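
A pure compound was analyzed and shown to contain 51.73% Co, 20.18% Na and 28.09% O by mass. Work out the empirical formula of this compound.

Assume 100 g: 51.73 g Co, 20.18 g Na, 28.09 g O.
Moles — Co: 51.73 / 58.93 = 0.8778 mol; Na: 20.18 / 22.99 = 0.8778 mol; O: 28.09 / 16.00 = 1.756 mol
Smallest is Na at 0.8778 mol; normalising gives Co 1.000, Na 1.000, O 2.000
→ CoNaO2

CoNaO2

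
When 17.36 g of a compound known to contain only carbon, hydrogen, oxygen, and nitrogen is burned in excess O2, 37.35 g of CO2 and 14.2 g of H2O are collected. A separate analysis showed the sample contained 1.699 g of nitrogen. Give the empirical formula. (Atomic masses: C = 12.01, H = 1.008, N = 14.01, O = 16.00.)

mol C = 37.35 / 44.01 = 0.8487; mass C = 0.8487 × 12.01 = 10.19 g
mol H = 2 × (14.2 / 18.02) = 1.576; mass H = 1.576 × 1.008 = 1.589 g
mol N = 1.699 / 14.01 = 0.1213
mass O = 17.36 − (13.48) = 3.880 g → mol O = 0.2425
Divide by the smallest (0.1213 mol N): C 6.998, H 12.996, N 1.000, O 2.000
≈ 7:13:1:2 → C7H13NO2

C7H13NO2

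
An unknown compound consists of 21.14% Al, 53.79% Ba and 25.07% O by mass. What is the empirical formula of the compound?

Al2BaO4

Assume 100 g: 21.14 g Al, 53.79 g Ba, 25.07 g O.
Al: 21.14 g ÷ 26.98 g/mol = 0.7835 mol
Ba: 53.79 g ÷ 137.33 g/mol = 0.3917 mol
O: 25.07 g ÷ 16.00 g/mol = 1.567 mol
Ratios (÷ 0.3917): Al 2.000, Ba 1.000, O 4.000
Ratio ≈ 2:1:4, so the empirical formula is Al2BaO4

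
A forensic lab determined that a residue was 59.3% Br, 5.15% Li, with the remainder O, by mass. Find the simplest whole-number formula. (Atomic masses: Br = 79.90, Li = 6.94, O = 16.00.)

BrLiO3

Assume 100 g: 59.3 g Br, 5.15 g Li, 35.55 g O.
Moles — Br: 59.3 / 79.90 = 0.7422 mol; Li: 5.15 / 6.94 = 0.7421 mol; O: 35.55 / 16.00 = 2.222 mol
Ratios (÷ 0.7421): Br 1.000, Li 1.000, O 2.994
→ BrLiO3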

* * *

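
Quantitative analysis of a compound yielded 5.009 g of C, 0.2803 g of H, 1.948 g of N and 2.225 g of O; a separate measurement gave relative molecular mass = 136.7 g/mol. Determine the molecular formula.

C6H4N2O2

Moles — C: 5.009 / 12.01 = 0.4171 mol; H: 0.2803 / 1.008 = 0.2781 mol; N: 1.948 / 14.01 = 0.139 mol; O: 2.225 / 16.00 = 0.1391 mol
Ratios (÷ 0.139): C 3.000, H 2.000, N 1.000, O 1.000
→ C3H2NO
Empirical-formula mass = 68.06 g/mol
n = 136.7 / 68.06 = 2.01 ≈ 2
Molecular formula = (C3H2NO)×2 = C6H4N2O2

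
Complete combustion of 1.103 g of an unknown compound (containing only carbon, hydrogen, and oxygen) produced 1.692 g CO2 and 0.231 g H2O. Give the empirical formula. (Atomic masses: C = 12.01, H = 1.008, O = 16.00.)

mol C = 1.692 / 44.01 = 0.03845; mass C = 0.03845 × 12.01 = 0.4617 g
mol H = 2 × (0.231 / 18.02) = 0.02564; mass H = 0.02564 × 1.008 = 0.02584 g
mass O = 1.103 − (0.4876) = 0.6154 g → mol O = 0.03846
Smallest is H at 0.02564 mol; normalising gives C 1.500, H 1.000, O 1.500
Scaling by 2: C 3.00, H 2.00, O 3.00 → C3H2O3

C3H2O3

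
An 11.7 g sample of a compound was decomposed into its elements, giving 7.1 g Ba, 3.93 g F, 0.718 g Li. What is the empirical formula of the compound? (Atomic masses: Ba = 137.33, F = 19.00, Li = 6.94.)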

* **Task to carry out**: Above are the entries. Copy exactly the part that opens with the line containing "Quantitative analysis of" and closes with the line containing "An 11.7 g sample", and no more.

* **Task solution**:
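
Quantitative analysis of a compound yielded 5.009 g of C, 0.2803 g of H, 1.948 g of N and 2.225 g of O; a separate measurement gave relative molecular mass = 136.7 g/mol. Determine the molecular formula.

C6H4N2O2

Moles — C: 5.009 / 12.01 = 0.4171 mol; H: 0.2803 / 1.008 = 0.2781 mol; N: 1.948 / 14.01 = 0.139 mol; O: 2.225 / 16.00 = 0.1391 mol
Ratios (÷ 0.139): C 3.000, H 2.000, N 1.000, O 1.000
→ C3H2NO
Empirical-formula mass = 68.06 g/mol
n = 136.7 / 68.06 = 2.01 ≈ 2
Molecular formula = (C3H2NO)×2 = C6H4N2O2

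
Complete combustion of 1.103 g of an unknown compound (containing only carbon, hydrogen, and oxygen) produced 1.692 g CO2 and 0.231 g H2O. Give the empirical formula. (Atomic masses: C = 12.01, H = 1.008, O = 16.00.)

mol C = 1.692 / 44.01 = 0.03845; mass C = 0.03845 × 12.01 = 0.4617 g
mol H = 2 × (0.231 / 18.02) = 0.02564; mass H = 0.02564 × 1.008 = 0.02584 g
mass O = 1.103 − (0.4876) = 0.6154 g → mol O = 0.03846
Smallest is H at 0.02564 mol; normalising gives C 1.500, H 1.000, O 1.500
Scaling by 2: C 3.00, H 2.00, O 3.00 → C3H2O3

C3H2O3

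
An 11.7 g sample of a compound was decomposed into its elements, giving 7.1 g Ba, 3.93 g F, 0.718 g Li. What is the empirical formula of the compound? (Atomic masses: Ba = 137.33, F = 19.00, Li = 6.94.)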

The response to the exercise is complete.